Would you repeat all the lines below, exactly as they stand?
········
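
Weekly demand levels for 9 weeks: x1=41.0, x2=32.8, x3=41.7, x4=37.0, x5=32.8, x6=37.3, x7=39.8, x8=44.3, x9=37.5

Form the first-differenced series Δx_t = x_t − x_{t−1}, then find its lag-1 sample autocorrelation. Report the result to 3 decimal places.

First differences Δx: -8.2, 8.9, -4.7, -4.2, 4.5, 2.5, 4.5, -6.8
Mean of differences = -0.4375
Numerator Σ(Δx_t−Δx̄)(Δx_{t+1}−Δx̄) = -117.2302
Denominator Σ(Δx_t−Δx̄)² = 277.6388
r_1(Δx) = -117.2302 / 277.6388 = -0.422

-0.422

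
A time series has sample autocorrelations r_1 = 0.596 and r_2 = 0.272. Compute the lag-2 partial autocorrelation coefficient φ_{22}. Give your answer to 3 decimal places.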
········
> Task solution:
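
Weekly demand levels for 9 weeks: x1=41.0, x2=32.8, x3=41.7, x4=37.0, x5=32.8, x6=37.3, x7=39.8, x8=44.3, x9=37.5

Form the first-differenced series Δx_t = x_t − x_{t−1}, then find its lag-1 sample autocorrelation. Report the result to 3 decimal places.

First differences Δx: -8.2, 8.9, -4.7, -4.2, 4.5, 2.5, 4.5, -6.8
Mean of differences = -0.4375
Numerator Σ(Δx_t−Δx̄)(Δx_{t+1}−Δx̄) = -117.2302
Denominator Σ(Δx_t−Δx̄)² = 277.6388
r_1(Δx) = -117.2302 / 277.6388 = -0.422

-0.422

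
A time series has sample autocorrelations r_1 = 0.596 and r_2 = 0.272. Compute the lag-2 partial autocorrelation coefficient φ_{22}. Give your answer to 3 decimal places.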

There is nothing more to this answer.